/---
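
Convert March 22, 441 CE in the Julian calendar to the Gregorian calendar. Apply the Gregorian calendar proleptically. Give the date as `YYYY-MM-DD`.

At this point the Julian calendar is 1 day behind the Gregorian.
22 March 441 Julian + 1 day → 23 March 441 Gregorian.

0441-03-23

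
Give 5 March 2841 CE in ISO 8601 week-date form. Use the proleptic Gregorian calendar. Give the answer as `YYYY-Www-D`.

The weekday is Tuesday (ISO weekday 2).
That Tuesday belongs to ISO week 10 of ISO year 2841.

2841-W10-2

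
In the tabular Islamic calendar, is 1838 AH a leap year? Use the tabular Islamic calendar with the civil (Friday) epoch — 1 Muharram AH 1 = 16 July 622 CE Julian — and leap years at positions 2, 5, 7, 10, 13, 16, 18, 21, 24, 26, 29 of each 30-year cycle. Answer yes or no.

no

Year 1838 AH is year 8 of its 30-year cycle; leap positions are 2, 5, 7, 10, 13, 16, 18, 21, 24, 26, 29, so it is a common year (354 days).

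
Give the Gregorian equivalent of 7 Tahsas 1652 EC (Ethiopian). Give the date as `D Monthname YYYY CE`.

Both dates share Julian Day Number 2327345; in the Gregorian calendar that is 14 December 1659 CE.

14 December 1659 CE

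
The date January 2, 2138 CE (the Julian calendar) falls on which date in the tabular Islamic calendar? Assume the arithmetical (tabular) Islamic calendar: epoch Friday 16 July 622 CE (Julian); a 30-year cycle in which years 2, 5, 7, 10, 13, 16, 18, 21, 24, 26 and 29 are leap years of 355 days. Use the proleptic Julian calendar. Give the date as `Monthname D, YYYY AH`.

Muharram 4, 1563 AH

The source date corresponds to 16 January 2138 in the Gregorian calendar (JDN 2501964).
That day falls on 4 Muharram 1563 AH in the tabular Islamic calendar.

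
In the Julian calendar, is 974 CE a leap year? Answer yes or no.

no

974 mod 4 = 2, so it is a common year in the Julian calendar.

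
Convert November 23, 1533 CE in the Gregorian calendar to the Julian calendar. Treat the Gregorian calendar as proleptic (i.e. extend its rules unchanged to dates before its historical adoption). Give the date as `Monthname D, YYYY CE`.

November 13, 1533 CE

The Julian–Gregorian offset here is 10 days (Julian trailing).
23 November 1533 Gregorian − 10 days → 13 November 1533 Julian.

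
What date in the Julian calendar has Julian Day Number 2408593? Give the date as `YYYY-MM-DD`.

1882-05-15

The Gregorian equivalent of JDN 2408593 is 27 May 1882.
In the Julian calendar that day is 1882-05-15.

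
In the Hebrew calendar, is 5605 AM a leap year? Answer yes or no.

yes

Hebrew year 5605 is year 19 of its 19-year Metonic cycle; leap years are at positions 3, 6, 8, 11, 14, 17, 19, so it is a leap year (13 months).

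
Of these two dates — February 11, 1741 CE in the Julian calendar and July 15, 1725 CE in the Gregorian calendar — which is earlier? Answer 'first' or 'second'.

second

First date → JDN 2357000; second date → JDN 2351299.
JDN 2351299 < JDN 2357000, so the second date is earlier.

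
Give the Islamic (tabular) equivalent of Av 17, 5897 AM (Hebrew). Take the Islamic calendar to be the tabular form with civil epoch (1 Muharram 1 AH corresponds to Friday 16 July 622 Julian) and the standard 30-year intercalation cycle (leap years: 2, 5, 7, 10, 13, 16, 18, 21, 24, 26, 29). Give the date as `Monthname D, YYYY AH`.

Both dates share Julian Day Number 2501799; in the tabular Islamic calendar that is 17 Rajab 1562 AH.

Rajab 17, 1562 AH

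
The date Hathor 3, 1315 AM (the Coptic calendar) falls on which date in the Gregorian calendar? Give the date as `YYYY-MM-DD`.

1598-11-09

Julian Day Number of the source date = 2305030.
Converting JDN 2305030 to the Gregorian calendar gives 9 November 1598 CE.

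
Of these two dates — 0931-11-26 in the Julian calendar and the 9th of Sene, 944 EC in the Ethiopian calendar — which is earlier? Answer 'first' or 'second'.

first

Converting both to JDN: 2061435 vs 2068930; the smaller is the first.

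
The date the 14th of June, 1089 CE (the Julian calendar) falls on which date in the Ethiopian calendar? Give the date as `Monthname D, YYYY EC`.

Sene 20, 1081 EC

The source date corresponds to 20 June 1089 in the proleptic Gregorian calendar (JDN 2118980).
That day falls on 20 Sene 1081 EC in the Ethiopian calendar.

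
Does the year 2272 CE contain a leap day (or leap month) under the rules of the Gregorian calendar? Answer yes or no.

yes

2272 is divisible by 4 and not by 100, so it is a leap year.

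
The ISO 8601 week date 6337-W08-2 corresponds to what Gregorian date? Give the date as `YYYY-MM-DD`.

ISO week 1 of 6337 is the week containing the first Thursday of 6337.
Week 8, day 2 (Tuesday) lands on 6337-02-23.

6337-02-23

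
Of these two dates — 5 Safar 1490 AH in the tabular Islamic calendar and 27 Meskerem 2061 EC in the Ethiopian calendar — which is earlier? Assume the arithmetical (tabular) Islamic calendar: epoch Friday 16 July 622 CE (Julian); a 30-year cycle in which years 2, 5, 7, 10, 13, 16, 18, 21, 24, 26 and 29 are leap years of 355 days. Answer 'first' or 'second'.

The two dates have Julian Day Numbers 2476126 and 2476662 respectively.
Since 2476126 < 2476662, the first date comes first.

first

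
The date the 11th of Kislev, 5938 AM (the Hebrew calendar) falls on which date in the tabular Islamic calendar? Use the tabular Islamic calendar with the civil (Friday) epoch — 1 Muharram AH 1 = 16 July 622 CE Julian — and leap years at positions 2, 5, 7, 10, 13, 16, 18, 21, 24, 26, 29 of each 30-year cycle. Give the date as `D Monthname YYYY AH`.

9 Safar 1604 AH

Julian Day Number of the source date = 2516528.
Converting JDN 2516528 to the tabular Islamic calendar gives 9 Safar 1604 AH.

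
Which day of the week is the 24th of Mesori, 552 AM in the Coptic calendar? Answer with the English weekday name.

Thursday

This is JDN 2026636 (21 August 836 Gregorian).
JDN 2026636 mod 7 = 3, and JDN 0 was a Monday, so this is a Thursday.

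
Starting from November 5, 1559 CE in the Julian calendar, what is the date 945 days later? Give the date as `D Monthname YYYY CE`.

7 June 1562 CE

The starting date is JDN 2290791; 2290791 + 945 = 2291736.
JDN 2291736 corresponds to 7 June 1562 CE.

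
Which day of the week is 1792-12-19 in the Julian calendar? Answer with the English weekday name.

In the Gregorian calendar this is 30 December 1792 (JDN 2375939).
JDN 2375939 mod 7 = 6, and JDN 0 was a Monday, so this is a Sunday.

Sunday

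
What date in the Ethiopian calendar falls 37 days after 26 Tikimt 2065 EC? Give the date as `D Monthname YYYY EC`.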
\---
*TASK DETAILS*:
Retype the data in full, and keep every line identical to the original.

*ANSWER FOR THE TASK*:
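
Convert March 22, 441 CE in the Julian calendar to the Gregorian calendar. Apply the Gregorian calendar proleptically. Give the date as `YYYY-MM-DD`.

At this point the Julian calendar is 1 day behind the Gregorian.
22 March 441 Julian + 1 day → 23 March 441 Gregorian.

0441-03-23

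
Give 5 March 2841 CE in ISO 8601 week-date form. Use the proleptic Gregorian calendar. Give the answer as `YYYY-Www-D`.

The weekday is Tuesday (ISO weekday 2).
That Tuesday belongs to ISO week 10 of ISO year 2841.

2841-W10-2

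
In the tabular Islamic calendar, is 1838 AH a leap year? Use the tabular Islamic calendar with the civil (Friday) epoch — 1 Muharram AH 1 = 16 July 622 CE Julian — and leap years at positions 2, 5, 7, 10, 13, 16, 18, 21, 24, 26, 29 of each 30-year cycle. Answer yes or no.

no

Year 1838 AH is year 8 of its 30-year cycle; leap positions are 2, 5, 7, 10, 13, 16, 18, 21, 24, 26, 29, so it is a common year (354 days).

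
Give the Gregorian equivalent of 7 Tahsas 1652 EC (Ethiopian). Give the date as `D Monthname YYYY CE`.

Both dates share Julian Day Number 2327345; in the Gregorian calendar that is 14 December 1659 CE.

14 December 1659 CE

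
The date January 2, 2138 CE (the Julian calendar) falls on which date in the tabular Islamic calendar? Assume the arithmetical (tabular) Islamic calendar: epoch Friday 16 July 622 CE (Julian); a 30-year cycle in which years 2, 5, 7, 10, 13, 16, 18, 21, 24, 26 and 29 are leap years of 355 days. Use the proleptic Julian calendar. Give the date as `Monthname D, YYYY AH`.

Muharram 4, 1563 AH

The source date corresponds to 16 January 2138 in the Gregorian calendar (JDN 2501964).
That day falls on 4 Muharram 1563 AH in the tabular Islamic calendar.

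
In the Julian calendar, is 974 CE a leap year? Answer yes or no.

no

974 mod 4 = 2, so it is a common year in the Julian calendar.

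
Convert November 23, 1533 CE in the Gregorian calendar to the Julian calendar. Treat the Gregorian calendar as proleptic (i.e. extend its rules unchanged to dates before its historical adoption). Give the date as `Monthname D, YYYY CE`.

November 13, 1533 CE

The Julian–Gregorian offset here is 10 days (Julian trailing).
23 November 1533 Gregorian − 10 days → 13 November 1533 Julian.

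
What date in the Julian calendar has Julian Day Number 2408593? Give the date as `YYYY-MM-DD`.

1882-05-15

The Gregorian equivalent of JDN 2408593 is 27 May 1882.
In the Julian calendar that day is 1882-05-15.

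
In the Hebrew calendar, is 5605 AM a leap year? Answer yes or no.

yes

Hebrew year 5605 is year 19 of its 19-year Metonic cycle; leap years are at positions 3, 6, 8, 11, 14, 17, 19, so it is a leap year (13 months).

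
Of these two dates — February 11, 1741 CE in the Julian calendar and July 15, 1725 CE in the Gregorian calendar — which is earlier? Answer 'first' or 'second'.

second

First date → JDN 2357000; second date → JDN 2351299.
JDN 2351299 < JDN 2357000, so the second date is earlier.

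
Give the Islamic (tabular) equivalent of Av 17, 5897 AM (Hebrew). Take the Islamic calendar to be the tabular form with civil epoch (1 Muharram 1 AH corresponds to Friday 16 July 622 Julian) and the standard 30-year intercalation cycle (leap years: 2, 5, 7, 10, 13, 16, 18, 21, 24, 26, 29). Give the date as `Monthname D, YYYY AH`.

Both dates share Julian Day Number 2501799; in the tabular Islamic calendar that is 17 Rajab 1562 AH.

Rajab 17, 1562 AH

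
The date Hathor 3, 1315 AM (the Coptic calendar) falls on which date in the Gregorian calendar? Give the date as `YYYY-MM-DD`.

1598-11-09

Julian Day Number of the source date = 2305030.
Converting JDN 2305030 to the Gregorian calendar gives 9 November 1598 CE.

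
Of these two dates — 0931-11-26 in the Julian calendar and the 9th of Sene, 944 EC in the Ethiopian calendar — which is earlier? Answer 'first' or 'second'.

first

Converting both to JDN: 2061435 vs 2068930; the smaller is the first.

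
The date the 14th of June, 1089 CE (the Julian calendar) falls on which date in the Ethiopian calendar? Give the date as `Monthname D, YYYY EC`.

Sene 20, 1081 EC

The source date corresponds to 20 June 1089 in the proleptic Gregorian calendar (JDN 2118980).
That day falls on 20 Sene 1081 EC in the Ethiopian calendar.

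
Does the year 2272 CE contain a leap day (or leap month) under the rules of the Gregorian calendar? Answer yes or no.

yes

2272 is divisible by 4 and not by 100, so it is a leap year.

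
The ISO 8601 week date 6337-W08-2 corresponds to what Gregorian date? Give the date as `YYYY-MM-DD`.

ISO week 1 of 6337 is the week containing the first Thursday of 6337.
Week 8, day 2 (Tuesday) lands on 6337-02-23.

6337-02-23

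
Of these two dates — 5 Safar 1490 AH in the tabular Islamic calendar and 27 Meskerem 2061 EC in the Ethiopian calendar — which is earlier? Assume the arithmetical (tabular) Islamic calendar: epoch Friday 16 July 622 CE (Julian); a 30-year cycle in which years 2, 5, 7, 10, 13, 16, 18, 21, 24, 26 and 29 are leap years of 355 days. Answer 'first' or 'second'.

The two dates have Julian Day Numbers 2476126 and 2476662 respectively.
Since 2476126 < 2476662, the first date comes first.

first

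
The date the 11th of Kislev, 5938 AM (the Hebrew calendar) falls on which date in the tabular Islamic calendar? Use the tabular Islamic calendar with the civil (Friday) epoch — 1 Muharram AH 1 = 16 July 622 CE Julian — and leap years at positions 2, 5, 7, 10, 13, 16, 18, 21, 24, 26, 29 of each 30-year cycle. Give the date as `D Monthname YYYY AH`.

9 Safar 1604 AH

Julian Day Number of the source date = 2516528.
Converting JDN 2516528 to the tabular Islamic calendar gives 9 Safar 1604 AH.

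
Which day of the week is the 24th of Mesori, 552 AM in the Coptic calendar? Answer with the English weekday name.

Thursday

This is JDN 2026636 (21 August 836 Gregorian).
JDN 2026636 mod 7 = 3, and JDN 0 was a Monday, so this is a Thursday.

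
Starting from November 5, 1559 CE in the Julian calendar, what is the date 945 days later? Give the date as `D Monthname YYYY CE`.

7 June 1562 CE

The starting date is JDN 2290791; 2290791 + 945 = 2291736.
JDN 2291736 corresponds to 7 June 1562 CE.

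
Which day of the week is 1792-12-19 in the Julian calendar? Answer with the English weekday name.

In the Gregorian calendar this is 30 December 1792 (JDN 2375939).
JDN 2375939 mod 7 = 6, and JDN 0 was a Monday, so this is a Sunday.

Sunday

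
What date in the Ethiopian calendar falls 37 days after 26 Tikimt 2065 EC? Give the date as `D Monthname YYYY EC`.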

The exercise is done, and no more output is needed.